(Saved entries)
==*==

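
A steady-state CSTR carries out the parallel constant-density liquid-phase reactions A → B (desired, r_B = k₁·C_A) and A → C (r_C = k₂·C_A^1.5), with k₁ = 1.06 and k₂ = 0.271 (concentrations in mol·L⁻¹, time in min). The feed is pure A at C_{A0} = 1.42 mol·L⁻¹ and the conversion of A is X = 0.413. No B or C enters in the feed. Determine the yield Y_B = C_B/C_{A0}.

Exit C_A = C_{A0}(1−X) = 1.42×0.587 = 0.8335 mol·L⁻¹.
Rates in a CSTR are evaluated at the outlet concentration: r_B = 1.06×0.8335 = 0.8836, r_C = 0.271×0.8335^1.5 = 0.2062.
Fraction of consumed A going to B: r_B/(r_B+r_C) = 0.8108.
C_B = 0.8108·C_{A0}·X = 0.8108×1.42×0.413 = 0.475 mol·L⁻¹; Y_B = C_B/C_{A0} = 0.335.

0.335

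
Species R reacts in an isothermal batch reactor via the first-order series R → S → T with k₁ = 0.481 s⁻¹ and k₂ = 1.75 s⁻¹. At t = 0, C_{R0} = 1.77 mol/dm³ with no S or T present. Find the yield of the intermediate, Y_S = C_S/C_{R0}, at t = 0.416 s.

0.127

Solving the coupled first-order balances gives C_S(t) = [k₁/(k₂−k₁)]·C_{R0}·(e^(−k₁t) − e^(−k₂t)).
e^(−k₁t) = e^(−0.481×0.416) = e^(−0.2001) = 0.8187; e^(−k₂t) = e^(−0.7280) = 0.4829.
C_S = 0.481×1.77/(1.75−0.481) × (0.8187−0.4829) = 0.6709×0.3358 = 0.2253 mol/dm³.
Y_S = C_S/C_{R0} = 0.2253/1.77 = 0.127.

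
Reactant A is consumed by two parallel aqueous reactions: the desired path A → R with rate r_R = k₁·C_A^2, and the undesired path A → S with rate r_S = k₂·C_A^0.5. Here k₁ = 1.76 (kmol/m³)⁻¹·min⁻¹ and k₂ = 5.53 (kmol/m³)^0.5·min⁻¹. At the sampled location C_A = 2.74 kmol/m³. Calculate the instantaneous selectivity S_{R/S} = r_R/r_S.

S_{R/S} = r_R/r_S = (k₁·C_A^2)/(k₂·C_A^0.5) = (k₁/k₂)·C_A^1.5.
= (1.76×2.740^2) / (5.53×2.740^0.5) = 13.21/9.154 = 1.44.
Since the desired path is higher order in A, keeping C_A high (PFR or concentrated feed) favours R.

1.44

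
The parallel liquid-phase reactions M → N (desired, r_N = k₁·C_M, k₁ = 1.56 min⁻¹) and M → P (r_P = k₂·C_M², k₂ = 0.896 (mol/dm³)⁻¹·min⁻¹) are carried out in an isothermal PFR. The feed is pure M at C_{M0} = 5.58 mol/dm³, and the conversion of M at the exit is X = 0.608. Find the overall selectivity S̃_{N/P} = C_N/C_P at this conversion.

0.469

C_M = C_{M0}(1−X) = 2.187 mol/dm³.
Along a PFR/batch, dC_N/dC_M = −r_N/(r_N+r_P) = −k₁/(k₁+k₂·C_M).
Integrating from C_{M0} to C_M: C_N = (1.56/0.896)·ln[(1.56+0.896·5.58)/(1.56+0.896·2.19)] = 1.741·ln(6.560/3.520) = 1.084 mol/dm³.
C_P = (C_{M0}−C_M)−C_N = 2.309 mol/dm³; S̃_{N/P} = 1.084/2.309 = 0.469.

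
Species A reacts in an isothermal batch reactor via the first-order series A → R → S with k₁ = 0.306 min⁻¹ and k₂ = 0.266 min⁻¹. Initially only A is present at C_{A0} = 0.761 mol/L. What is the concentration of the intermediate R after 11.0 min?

0.111 mol/L

For first-order series with pure A initially, C_R(t) = k₁C_{A0}/(k₂−k₁)·(e^(−k₁t) − e^(−k₂t)).
e^(−k₁t) = e^(−0.306×11.0) = e^(−3.366) = 0.03453; e^(−k₂t) = e^(−2.926) = 0.05361.
C_R = 0.306×0.761/(0.266−0.306) × (0.03453−0.05361) = (-5.822)×(-0.01908) = 0.1111 mol/L.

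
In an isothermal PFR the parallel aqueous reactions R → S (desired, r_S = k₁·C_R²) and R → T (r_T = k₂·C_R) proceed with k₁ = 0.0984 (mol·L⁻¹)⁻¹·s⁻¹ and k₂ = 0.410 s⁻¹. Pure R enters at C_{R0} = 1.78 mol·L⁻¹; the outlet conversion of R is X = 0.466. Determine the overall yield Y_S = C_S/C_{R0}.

C_R = C_{R0}(1−X) = 0.9505 mol·L⁻¹.
Along a PFR/batch, dC_T/dC_R = −r_T/(r_S+r_T) = −k₂/(k₂+k₁·C_R).
Integrating from C_{R0} to C_R: C_T = (0.410/0.0984)·ln[(0.410+0.0984·1.78)/(0.410+0.0984·0.951)] = 4.167·ln(0.5852/0.5035) = 0.6259 mol·L⁻¹.
Then C_S = (C_{R0}−C_R) − C_T = 0.8295 − 0.6259 = 0.2035 mol·L⁻¹.
Y_S = C_S/C_{R0} = 0.2035/1.78 = 0.114.

0.114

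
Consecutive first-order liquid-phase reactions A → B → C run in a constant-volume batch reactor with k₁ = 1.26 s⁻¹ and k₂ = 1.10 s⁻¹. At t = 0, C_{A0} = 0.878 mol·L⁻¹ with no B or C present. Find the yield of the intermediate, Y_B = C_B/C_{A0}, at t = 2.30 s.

For first-order series with pure A initially, C_B(t) = k₁C_{A0}/(k₂−k₁)·(e^(−k₁t) − e^(−k₂t)).
e^(−k₁t) = e^(−1.26×2.30) = e^(−2.898) = 0.05513; e^(−k₂t) = e^(−2.530) = 0.07966.
C_B = 1.26×0.878/(1.10−1.26) × (0.05513−0.07966) = (-6.914)×(-0.02453) = 0.1696 mol·L⁻¹.
Y_B = C_B/C_{A0} = 0.1696/0.878 = 0.193.

0.193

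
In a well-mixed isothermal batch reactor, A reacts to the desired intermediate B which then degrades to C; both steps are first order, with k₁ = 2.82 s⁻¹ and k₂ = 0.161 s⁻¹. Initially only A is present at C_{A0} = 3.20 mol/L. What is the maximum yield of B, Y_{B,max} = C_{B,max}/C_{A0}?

0.841

Evaluating C_B at t_opt = ln(k₂/k₁)/(k₂−k₁) gives C_{B,max}/C_{A0} = (k₁/k₂)^[k₂/(k₂−k₁)].
= (2.82/0.161)^(0.161/(0.161−2.82)) = (17.52)^(-0.06055) = 0.8408.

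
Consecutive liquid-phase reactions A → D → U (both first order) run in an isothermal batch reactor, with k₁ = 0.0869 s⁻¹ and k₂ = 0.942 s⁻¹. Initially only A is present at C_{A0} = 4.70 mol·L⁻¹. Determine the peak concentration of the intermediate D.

0.340 mol·L⁻¹

For a first-order series the maximum intermediate yield is C_{D,max}/C_{A0} = (k₁/k₂)^[k₂/(k₂−k₁)].
= (0.0869/0.942)^(0.942/(0.942−0.0869)) = (0.09225)^(1.102) = 0.07241.
C_{D,max} = 0.07241×4.70 = 0.340 mol·L⁻¹.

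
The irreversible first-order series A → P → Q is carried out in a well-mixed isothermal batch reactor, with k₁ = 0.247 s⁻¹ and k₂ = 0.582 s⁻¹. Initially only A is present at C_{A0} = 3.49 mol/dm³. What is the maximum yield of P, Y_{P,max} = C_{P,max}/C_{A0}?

0.226

At the optimum, C_{P,max}/C_{A0} = (k₁/k₂)^[k₂/(k₂−k₁)].
= (0.247/0.582)^(0.582/(0.582−0.247)) = (0.4244)^(1.737) = 0.2256.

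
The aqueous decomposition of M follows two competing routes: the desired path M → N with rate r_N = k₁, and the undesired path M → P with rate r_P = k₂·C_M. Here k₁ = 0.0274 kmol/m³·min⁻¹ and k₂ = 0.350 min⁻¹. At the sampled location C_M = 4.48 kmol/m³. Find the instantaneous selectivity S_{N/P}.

0.0175

S_{N/P} = r_N/r_P = (k₁)/(k₂·C_M) = (k₁/k₂)·C_M⁻¹.
= (0.0274) / (0.350×4.480) = 0.02740/1.568 = 0.0175.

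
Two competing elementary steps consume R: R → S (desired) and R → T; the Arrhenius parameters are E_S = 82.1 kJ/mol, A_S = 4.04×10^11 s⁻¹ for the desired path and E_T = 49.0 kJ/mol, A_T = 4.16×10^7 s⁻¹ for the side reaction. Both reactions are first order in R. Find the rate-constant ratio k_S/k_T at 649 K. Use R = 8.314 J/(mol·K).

With equal orders, S_{S/T} = k_S/k_T = (A_S/A_T)·exp[(E_T−E_S)/(RT)].
(E_T−E_S)/(RT) = (49.0−82.1)×10³/(8.314×649) = -33100/5396 = -6.134.
k_S/k_T = (4.04×10^11/4.16×10^7)·exp(-6.134) = 9712 × 0.002167 = 21.0.

21.0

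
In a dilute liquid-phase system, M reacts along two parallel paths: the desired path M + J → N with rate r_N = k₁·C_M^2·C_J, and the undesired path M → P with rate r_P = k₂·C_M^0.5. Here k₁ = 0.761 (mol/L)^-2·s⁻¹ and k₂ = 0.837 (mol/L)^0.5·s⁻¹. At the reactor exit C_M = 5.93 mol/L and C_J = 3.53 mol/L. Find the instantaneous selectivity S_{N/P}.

46.3

S_{N/P} = r_N/r_P = (k₁·C_M^2·C_J)/(k₂·C_M^0.5) = (k₁/k₂)·C_M^1.5·C_J.
= (0.761×5.930^2×3.530) / (0.837×5.930^0.5) = 94.46/2.038 = 46.3.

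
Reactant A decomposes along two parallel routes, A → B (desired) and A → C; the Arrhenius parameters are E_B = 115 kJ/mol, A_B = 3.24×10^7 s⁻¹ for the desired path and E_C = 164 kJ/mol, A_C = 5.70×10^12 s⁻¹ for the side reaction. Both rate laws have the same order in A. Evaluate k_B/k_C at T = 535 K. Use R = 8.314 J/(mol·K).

0.346

k_B/k_C = (A_B/A_C)·exp[−(E_B−E_C)/(RT)] = (A_B/A_C)·exp[(E_C−E_B)/(RT)].
(E_C−E_B)/(RT) = (164−115)×10³/(8.314×535) = 49000/4448 = 11.02.
k_B/k_C = (3.24×10^7/5.70×10^12)·exp(11.02) = 5.684×10^-6 × 60853 = 0.346.
Since E_B < E_C, lowering the temperature improves selectivity toward B.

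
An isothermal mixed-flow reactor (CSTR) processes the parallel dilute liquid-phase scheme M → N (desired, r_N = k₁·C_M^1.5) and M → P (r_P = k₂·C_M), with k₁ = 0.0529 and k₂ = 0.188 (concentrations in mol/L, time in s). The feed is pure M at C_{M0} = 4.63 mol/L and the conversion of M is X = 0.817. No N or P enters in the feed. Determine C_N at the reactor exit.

Exit C_M = C_{M0}(1−X) = 4.63×0.183 = 0.8473 mol/L.
Rates in a CSTR are evaluated at the outlet concentration: r_N = 0.0529×0.8473^1.5 = 0.04126, r_P = 0.188×0.8473 = 0.1593.
Fraction of consumed M going to N: r_N/(r_N+r_P) = 0.2057.
C_N = 0.2057·C_{M0}·X = 0.2057×4.63×0.817 = 0.778 mol/L.

0.778 mol/L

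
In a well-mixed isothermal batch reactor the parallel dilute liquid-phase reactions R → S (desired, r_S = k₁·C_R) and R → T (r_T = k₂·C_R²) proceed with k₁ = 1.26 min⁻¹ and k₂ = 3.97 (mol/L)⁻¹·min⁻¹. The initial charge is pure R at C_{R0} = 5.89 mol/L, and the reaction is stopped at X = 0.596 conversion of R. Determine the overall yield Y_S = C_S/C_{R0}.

0.0449

C_R = C_{R0}(1−X) = 2.380 mol/L.
Along a PFR/batch, dC_S/dC_R = −r_S/(r_S+r_T) = −k₁/(k₁+k₂·C_R).
Integrating from C_{R0} to C_R: C_S = (1.26/3.97)·ln[(1.26+3.97·5.89)/(1.26+3.97·2.38)] = 0.3174·ln(24.64/10.71) = 0.2646 mol/L.
Y_S = C_S/C_{R0} = 0.2646/5.89 = 0.0449.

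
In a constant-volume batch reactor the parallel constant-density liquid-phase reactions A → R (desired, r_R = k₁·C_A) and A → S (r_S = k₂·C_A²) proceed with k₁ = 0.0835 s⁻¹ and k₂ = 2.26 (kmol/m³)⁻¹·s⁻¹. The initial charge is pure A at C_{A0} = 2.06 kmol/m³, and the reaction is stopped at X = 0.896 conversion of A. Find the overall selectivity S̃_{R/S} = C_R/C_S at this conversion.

0.0444

C_A = C_{A0}(1−X) = 0.2142 kmol/m³.
Along a PFR/batch, dC_R/dC_A = −r_R/(r_R+r_S) = −k₁/(k₁+k₂·C_A).
Integrating from C_{A0} to C_A: C_R = (0.0835/2.26)·ln[(0.0835+2.26·2.06)/(0.0835+2.26·0.214)] = 0.03695·ln(4.739/0.5677) = 0.07840 kmol/m³.
C_S = (C_{A0}−C_A)−C_R = 1.767 kmol/m³; S̃_{R/S} = 0.07840/1.767 = 0.0444.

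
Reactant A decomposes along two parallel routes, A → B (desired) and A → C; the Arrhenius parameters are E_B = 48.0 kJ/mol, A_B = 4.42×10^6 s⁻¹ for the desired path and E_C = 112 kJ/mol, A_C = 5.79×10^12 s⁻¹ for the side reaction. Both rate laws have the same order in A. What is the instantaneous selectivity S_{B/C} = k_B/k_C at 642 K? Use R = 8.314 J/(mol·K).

With equal orders, S_{B/C} = k_B/k_C = (A_B/A_C)·exp[(E_C−E_B)/(RT)].
(E_C−E_B)/(RT) = (112−48.0)×10³/(8.314×642) = 64000/5338 = 11.99.
k_B/k_C = (4.42×10^6/5.79×10^12)·exp(11.99) = 7.634×10^-7 × 1.612×10^5 = 0.123.

0.123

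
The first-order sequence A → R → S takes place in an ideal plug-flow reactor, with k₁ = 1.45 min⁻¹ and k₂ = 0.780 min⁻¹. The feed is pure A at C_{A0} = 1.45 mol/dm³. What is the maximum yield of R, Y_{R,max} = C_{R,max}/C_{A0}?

For a first-order series the maximum intermediate yield is C_{R,max}/C_{A0} = (k₁/k₂)^[k₂/(k₂−k₁)].
= (1.45/0.780)^(0.780/(0.780−1.45)) = (1.859)^(-1.164) = 0.4859.

0.486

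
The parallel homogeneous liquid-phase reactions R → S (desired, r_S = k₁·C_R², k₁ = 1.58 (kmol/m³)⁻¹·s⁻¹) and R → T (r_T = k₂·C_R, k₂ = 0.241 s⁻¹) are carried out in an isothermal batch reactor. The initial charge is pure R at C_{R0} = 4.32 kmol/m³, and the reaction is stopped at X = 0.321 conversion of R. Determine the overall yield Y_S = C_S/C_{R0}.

0.308

C_R = C_{R0}(1−X) = 2.933 kmol/m³.
Along a PFR/batch, dC_T/dC_R = −r_T/(r_S+r_T) = −k₂/(k₂+k₁·C_R).
Integrating from C_{R0} to C_R: C_T = (0.241/1.58)·ln[(0.241+1.58·4.32)/(0.241+1.58·2.93)] = 0.1525·ln(7.067/4.876) = 0.05661 kmol/m³.
Then C_S = (C_{R0}−C_R) − C_T = 1.387 − 0.05661 = 1.330 kmol/m³.
Y_S = C_S/C_{R0} = 1.330/4.32 = 0.308.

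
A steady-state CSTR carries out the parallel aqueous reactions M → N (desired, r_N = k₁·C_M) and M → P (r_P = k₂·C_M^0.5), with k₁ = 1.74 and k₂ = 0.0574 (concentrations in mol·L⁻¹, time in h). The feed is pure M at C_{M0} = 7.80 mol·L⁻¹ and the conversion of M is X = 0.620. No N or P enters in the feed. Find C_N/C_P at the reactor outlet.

Exit C_M = C_{M0}(1−X) = 7.80×0.380 = 2.964 mol·L⁻¹.
Rates in a CSTR are evaluated at the outlet concentration: r_N = 1.74×2.964 = 5.157, r_P = 0.0574×2.964^0.5 = 0.09882.
Overall selectivity = C_N/C_P = r_Nτ/(r_Pτ) = r_N/r_P = 52.2.

52.2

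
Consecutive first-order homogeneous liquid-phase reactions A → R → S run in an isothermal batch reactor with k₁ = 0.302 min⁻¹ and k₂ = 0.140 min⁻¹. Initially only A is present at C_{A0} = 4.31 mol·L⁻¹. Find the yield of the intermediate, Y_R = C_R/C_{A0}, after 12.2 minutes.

0.291

For first-order series with pure A initially, C_R(t) = k₁C_{A0}/(k₂−k₁)·(e^(−k₁t) − e^(−k₂t)).
e^(−k₁t) = e^(−0.302×12.2) = e^(−3.684) = 0.02511; e^(−k₂t) = e^(−1.708) = 0.1812.
C_R = 0.302×4.31/(0.140−0.302) × (0.02511−0.1812) = (-8.035)×(-0.1561) = 1.254 mol·L⁻¹.
Y_R = C_R/C_{A0} = 1.254/4.31 = 0.291.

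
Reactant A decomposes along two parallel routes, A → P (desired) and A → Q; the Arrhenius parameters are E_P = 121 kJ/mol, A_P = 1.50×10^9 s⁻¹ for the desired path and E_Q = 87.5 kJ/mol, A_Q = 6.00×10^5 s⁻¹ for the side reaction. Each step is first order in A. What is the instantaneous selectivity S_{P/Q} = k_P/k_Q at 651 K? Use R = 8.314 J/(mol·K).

5.13

k_P/k_Q = (A_P/A_Q)·exp[−(E_P−E_Q)/(RT)] = (A_P/A_Q)·exp[(E_Q−E_P)/(RT)].
(E_Q−E_P)/(RT) = (87.5−121)×10³/(8.314×651) = -33500/5412 = -6.189.
k_P/k_Q = (1.50×10^9/6.00×10^5)·exp(-6.189) = 2500 × 0.002051 = 5.13.
Since E_P > E_Q, raising the temperature improves selectivity toward P.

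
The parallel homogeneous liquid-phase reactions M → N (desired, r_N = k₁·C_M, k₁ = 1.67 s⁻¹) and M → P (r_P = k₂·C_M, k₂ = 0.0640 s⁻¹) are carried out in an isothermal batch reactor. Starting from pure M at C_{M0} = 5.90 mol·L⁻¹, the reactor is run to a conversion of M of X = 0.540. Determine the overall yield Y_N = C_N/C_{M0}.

C_M = C_{M0}(1−X) = 2.714 mol·L⁻¹.
Both paths are first order in M, so the instantaneous fraction to N is constant: dC_N/d(−C_M) = k₁/(k₁+k₂) = 0.9631.
C_N = 0.9631·(C_{M0}−C_M) = 0.9631×3.186 = 3.07 mol·L⁻¹.
Y_N = C_N/C_{M0} = 3.068/5.90 = 0.520.

0.520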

==*==

▸ Exercise description
Word for word, repeat the line holding "Reactant A decomposes along two parallel routes, A → P" and all lines after it through the end of the entries above.

▸ Your solution
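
Reactant A decomposes along two parallel routes, A → P (desired) and A → Q; the Arrhenius parameters are E_P = 121 kJ/mol, A_P = 1.50×10^9 s⁻¹ for the desired path and E_Q = 87.5 kJ/mol, A_Q = 6.00×10^5 s⁻¹ for the side reaction. Each step is first order in A. What is the instantaneous selectivity S_{P/Q} = k_P/k_Q at 651 K? Use R = 8.314 J/(mol·K).

5.13

k_P/k_Q = (A_P/A_Q)·exp[−(E_P−E_Q)/(RT)] = (A_P/A_Q)·exp[(E_Q−E_P)/(RT)].
(E_Q−E_P)/(RT) = (87.5−121)×10³/(8.314×651) = -33500/5412 = -6.189.
k_P/k_Q = (1.50×10^9/6.00×10^5)·exp(-6.189) = 2500 × 0.002051 = 5.13.
Since E_P > E_Q, raising the temperature improves selectivity toward P.

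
The parallel homogeneous liquid-phase reactions M → N (desired, r_N = k₁·C_M, k₁ = 1.67 s⁻¹) and M → P (r_P = k₂·C_M, k₂ = 0.0640 s⁻¹) are carried out in an isothermal batch reactor. Starting from pure M at C_{M0} = 5.90 mol·L⁻¹, the reactor is run to a conversion of M of X = 0.540. Determine the overall yield Y_N = C_N/C_{M0}.

C_M = C_{M0}(1−X) = 2.714 mol·L⁻¹.
Both paths are first order in M, so the instantaneous fraction to N is constant: dC_N/d(−C_M) = k₁/(k₁+k₂) = 0.9631.
C_N = 0.9631·(C_{M0}−C_M) = 0.9631×3.186 = 3.07 mol·L⁻¹.
Y_N = C_N/C_{M0} = 3.068/5.90 = 0.520.

0.520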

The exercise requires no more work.